[[ PROVIDED DATA open ]]
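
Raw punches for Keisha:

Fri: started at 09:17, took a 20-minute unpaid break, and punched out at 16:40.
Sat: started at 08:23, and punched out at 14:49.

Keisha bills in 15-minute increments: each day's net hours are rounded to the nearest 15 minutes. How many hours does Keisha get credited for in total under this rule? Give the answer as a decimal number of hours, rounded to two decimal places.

13.50 hours

Fri: 09:17–16:40 = 7 h 23 min − 20 min = 7 h 3 min → rounds to 7 h 0 min
Sat: 08:23–14:49 = 6 h 26 min → rounds to 6 h 30 min
Total credited: 13 h 30 min.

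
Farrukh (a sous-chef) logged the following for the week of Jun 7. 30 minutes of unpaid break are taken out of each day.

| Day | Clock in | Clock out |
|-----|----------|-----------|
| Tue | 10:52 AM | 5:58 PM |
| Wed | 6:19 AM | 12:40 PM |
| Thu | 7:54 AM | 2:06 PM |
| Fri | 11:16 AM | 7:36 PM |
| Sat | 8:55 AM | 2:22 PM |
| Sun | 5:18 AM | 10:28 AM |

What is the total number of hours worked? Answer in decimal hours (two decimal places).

Tue: 10:52 AM–5:58 PM = 7 h 6 min; less 30 min break → 6 h 36 min
Wed: 6:19 AM–12:40 PM = 6 h 21 min; less 30 min break → 5 h 51 min
Thu: 7:54 AM–2:06 PM = 6 h 12 min; less 30 min break → 5 h 42 min
Fri: 11:16 AM–7:36 PM = 8 h 20 min; less 30 min break → 7 h 50 min
Sat: 8:55 AM–2:22 PM = 5 h 27 min; less 30 min break → 4 h 57 min
Sun: 5:18 AM–10:28 AM = 5 h 10 min; less 30 min break → 4 h 40 min
Total: 6 h 36 min + 5 h 51 min + 5 h 42 min + 7 h 50 min + 4 h 57 min + 4 h 40 min = 35 h 36 min.

35.60 hours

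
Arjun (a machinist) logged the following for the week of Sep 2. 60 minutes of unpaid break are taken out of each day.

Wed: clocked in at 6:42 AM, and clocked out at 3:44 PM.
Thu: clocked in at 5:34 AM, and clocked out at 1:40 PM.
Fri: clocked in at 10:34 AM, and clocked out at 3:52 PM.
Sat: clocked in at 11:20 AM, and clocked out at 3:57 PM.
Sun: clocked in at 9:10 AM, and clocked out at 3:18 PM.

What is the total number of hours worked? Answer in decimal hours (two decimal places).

Wed: 6:42 AM–3:44 PM = 9 h 2 min; less 60 min break → 8 h 2 min
Thu: 5:34 AM–1:40 PM = 8 h 6 min; less 60 min break → 7 h 6 min
Fri: 10:34 AM–3:52 PM = 5 h 18 min; less 60 min break → 4 h 18 min
Sat: 11:20 AM–3:57 PM = 4 h 37 min; less 60 min break → 3 h 37 min
Sun: 9:10 AM–3:18 PM = 6 h 8 min; less 60 min break → 5 h 8 min
Total: 8 h 2 min + 7 h 6 min + 4 h 18 min + 3 h 37 min + 5 h 8 min = 28 h 11 min.

28.18 hours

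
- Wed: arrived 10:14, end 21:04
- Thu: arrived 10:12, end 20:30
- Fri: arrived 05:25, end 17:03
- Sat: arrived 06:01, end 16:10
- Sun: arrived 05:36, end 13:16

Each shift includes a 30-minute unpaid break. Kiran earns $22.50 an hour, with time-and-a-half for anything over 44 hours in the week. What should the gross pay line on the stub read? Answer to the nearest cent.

Wed: 10:14–21:04 = 10 h 50 min; less 30 min break → 10 h 20 min
Thu: 10:12–20:30 = 10 h 18 min; less 30 min break → 9 h 48 min
Fri: 05:25–17:03 = 11 h 38 min; less 30 min break → 11 h 8 min
Sat: 06:01–16:10 = 10 h 9 min; less 30 min break → 9 h 39 min
Sun: 05:36–13:16 = 7 h 40 min; less 30 min break → 7 h 10 min
Total worked: 48 h 5 min = 2885 min.
Regular 44 h 0 min = 2640 min at $22.50/h; overtime 4 h 5 min = 245 min at $33.75/h.
Pay = (2640 × $22.50 + 245 × $33.75) ÷ 60 = $1127.81.

$1127.81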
[[ PROVIDED DATA closed ]]
-- WORK ITEM --
Output should match, line for line, the stretch of the material above from the line holding "Fri: clocked in" through the line holding "Sun: clocked in".

-- RESPONSE TO THE TASK --
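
Fri: clocked in at 10:34 AM, and clocked out at 3:52 PM.
Sat: clocked in at 11:20 AM, and clocked out at 3:57 PM.
Sun: clocked in at 9:10 AM, and clocked out at 3:18 PM.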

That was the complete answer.